For the data that follows, report how many lines include the string "churned", and write the number alone.

** Source data **
---
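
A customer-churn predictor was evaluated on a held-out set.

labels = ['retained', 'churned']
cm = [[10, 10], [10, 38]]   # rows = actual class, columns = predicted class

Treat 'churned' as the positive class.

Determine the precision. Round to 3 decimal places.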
---
** Task solution **
2